> [Aim of the exercise]: Scan the entries for "cylinder". Every line that holds it is to be copied.

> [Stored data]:
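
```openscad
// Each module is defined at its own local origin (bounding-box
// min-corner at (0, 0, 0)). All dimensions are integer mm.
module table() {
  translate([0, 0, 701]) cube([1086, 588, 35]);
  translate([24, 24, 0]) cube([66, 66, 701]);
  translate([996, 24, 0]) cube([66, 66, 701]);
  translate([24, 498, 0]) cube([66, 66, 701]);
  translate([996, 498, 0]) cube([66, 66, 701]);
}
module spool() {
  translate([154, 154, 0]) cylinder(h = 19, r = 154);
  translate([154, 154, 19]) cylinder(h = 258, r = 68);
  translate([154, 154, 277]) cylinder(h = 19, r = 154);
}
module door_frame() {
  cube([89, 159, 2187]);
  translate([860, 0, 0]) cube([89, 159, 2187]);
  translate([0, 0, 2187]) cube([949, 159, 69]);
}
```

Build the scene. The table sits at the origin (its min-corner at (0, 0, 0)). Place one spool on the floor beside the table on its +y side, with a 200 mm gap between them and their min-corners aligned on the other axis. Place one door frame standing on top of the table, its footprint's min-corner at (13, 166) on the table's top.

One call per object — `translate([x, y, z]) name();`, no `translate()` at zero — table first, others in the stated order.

table();
translate([0, 788, 0]) spool();
translate([13, 166, 736]) door_frame();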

> [Problem solution]:
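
  translate([154, 154, 0]) cylinder(h = 19, r = 154);
  translate([154, 154, 19]) cylinder(h = 258, r = 68);
  translate([154, 154, 277]) cylinder(h = 19, r = 154);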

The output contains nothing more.